Work order: With nothing added and nothing dropped, copy the entire listing.

--- Dataset excerpts ---

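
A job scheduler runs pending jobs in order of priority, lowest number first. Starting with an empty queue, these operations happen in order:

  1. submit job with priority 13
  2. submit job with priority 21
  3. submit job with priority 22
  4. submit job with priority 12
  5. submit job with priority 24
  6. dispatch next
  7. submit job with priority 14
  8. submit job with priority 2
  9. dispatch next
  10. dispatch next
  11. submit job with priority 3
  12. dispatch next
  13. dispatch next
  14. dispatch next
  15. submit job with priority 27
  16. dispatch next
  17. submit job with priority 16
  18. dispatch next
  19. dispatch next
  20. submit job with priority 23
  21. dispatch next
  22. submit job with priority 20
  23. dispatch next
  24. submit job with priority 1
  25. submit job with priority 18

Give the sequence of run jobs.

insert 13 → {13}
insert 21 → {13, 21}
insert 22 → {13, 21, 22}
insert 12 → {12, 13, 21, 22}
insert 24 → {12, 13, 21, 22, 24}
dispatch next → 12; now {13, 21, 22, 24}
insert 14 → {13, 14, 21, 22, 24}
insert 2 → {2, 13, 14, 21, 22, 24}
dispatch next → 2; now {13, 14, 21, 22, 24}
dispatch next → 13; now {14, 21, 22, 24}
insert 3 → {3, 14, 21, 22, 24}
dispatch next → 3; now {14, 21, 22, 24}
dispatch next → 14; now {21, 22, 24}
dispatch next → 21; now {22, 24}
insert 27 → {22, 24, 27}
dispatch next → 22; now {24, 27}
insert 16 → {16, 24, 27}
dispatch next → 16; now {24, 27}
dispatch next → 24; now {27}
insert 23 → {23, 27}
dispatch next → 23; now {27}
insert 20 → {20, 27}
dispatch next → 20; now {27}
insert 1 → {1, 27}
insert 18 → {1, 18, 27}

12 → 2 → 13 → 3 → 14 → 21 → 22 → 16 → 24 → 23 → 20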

---

Output for this exercise:
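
A job scheduler runs pending jobs in order of priority, lowest number first. Starting with an empty queue, these operations happen in order:

  1. submit job with priority 13
  2. submit job with priority 21
  3. submit job with priority 22
  4. submit job with priority 12
  5. submit job with priority 24
  6. dispatch next
  7. submit job with priority 14
  8. submit job with priority 2
  9. dispatch next
  10. dispatch next
  11. submit job with priority 3
  12. dispatch next
  13. dispatch next
  14. dispatch next
  15. submit job with priority 27
  16. dispatch next
  17. submit job with priority 16
  18. dispatch next
  19. dispatch next
  20. submit job with priority 23
  21. dispatch next
  22. submit job with priority 20
  23. dispatch next
  24. submit job with priority 1
  25. submit job with priority 18

Give the sequence of run jobs.

insert 13 → {13}
insert 21 → {13, 21}
insert 22 → {13, 21, 22}
insert 12 → {12, 13, 21, 22}
insert 24 → {12, 13, 21, 22, 24}
dispatch next → 12; now {13, 21, 22, 24}
insert 14 → {13, 14, 21, 22, 24}
insert 2 → {2, 13, 14, 21, 22, 24}
dispatch next → 2; now {13, 14, 21, 22, 24}
dispatch next → 13; now {14, 21, 22, 24}
insert 3 → {3, 14, 21, 22, 24}
dispatch next → 3; now {14, 21, 22, 24}
dispatch next → 14; now {21, 22, 24}
dispatch next → 21; now {22, 24}
insert 27 → {22, 24, 27}
dispatch next → 22; now {24, 27}
insert 16 → {16, 24, 27}
dispatch next → 16; now {24, 27}
dispatch next → 24; now {27}
insert 23 → {23, 27}
dispatch next → 23; now {27}
insert 20 → {20, 27}
dispatch next → 20; now {27}
insert 1 → {1, 27}
insert 18 → {1, 18, 27}

12 → 2 → 13 → 3 → 14 → 21 → 22 → 16 → 24 → 23 → 20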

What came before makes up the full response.